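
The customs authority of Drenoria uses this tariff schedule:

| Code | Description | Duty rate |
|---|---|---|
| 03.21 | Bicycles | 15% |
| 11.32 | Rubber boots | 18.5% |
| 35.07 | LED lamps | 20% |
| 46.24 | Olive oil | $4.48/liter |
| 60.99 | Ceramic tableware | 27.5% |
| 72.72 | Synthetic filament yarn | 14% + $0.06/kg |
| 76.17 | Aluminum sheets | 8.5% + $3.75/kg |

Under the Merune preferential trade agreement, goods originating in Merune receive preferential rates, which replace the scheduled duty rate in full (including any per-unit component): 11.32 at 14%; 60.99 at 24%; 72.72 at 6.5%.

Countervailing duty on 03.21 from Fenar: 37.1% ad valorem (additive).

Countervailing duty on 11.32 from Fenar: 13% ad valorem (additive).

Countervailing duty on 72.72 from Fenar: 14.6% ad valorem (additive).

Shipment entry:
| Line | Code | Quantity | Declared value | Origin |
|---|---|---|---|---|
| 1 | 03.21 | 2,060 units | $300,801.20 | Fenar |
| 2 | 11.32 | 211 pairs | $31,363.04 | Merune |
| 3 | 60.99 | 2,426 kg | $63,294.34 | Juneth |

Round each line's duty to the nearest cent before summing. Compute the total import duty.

$178,514.20

Line 1 (03.21, Fenar, 2,060 units, $300,801.20):
Base rate for 03.21 is 15%.
Additional duty on 03.21 from Fenar: +37.1%. Applied ad valorem rate: 15% + 37.1% = 52.1%.
Duty = $300,801.20 × 52.1% = $156,717.43.
Line 2 (11.32, Merune, 211 pairs, $31,363.04):
Base rate for 11.32 is 18.5%.
Origin Merune qualifies under the Drenoria–Merune agreement and 11.32 is covered: preferential rate 14% applies instead.
The additional-duty order on 11.32 targets Fenar, not Merune; it does not apply.
Duty = $31,363.04 × 14% = $4,390.83.
Line 3 (60.99, Juneth, 2,426 kg, $63,294.34):
Base rate for 60.99 is 27.5%.
60.99 has an FTA preferential rate, but origin Juneth is not Merune; base rate stands.
Duty = $63,294.34 × 27.5% = $17,405.94.
Total = $156,717.43 + $4,390.83 + $17,405.94 = $178,514.20.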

● ● ● ●

-- Problem requirements --
The reply should hold only the lines from the top of the records through the line that has "kg | $63,294.34 | Juneth |", each one exact.

-- Written response --
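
The customs authority of Drenoria uses this tariff schedule:

| Code | Description | Duty rate |
|---|---|---|
| 03.21 | Bicycles | 15% |
| 11.32 | Rubber boots | 18.5% |
| 35.07 | LED lamps | 20% |
| 46.24 | Olive oil | $4.48/liter |
| 60.99 | Ceramic tableware | 27.5% |
| 72.72 | Synthetic filament yarn | 14% + $0.06/kg |
| 76.17 | Aluminum sheets | 8.5% + $3.75/kg |

Under the Merune preferential trade agreement, goods originating in Merune receive preferential rates, which replace the scheduled duty rate in full (including any per-unit component): 11.32 at 14%; 60.99 at 24%; 72.72 at 6.5%.

Countervailing duty on 03.21 from Fenar: 37.1% ad valorem (additive).

Countervailing duty on 11.32 from Fenar: 13% ad valorem (additive).

Countervailing duty on 72.72 from Fenar: 14.6% ad valorem (additive).

Shipment entry:
| Line | Code | Quantity | Declared value | Origin |
|---|---|---|---|---|
| 1 | 03.21 | 2,060 units | $300,801.20 | Fenar |
| 2 | 11.32 | 211 pairs | $31,363.04 | Merune |
| 3 | 60.99 | 2,426 kg | $63,294.34 | Juneth |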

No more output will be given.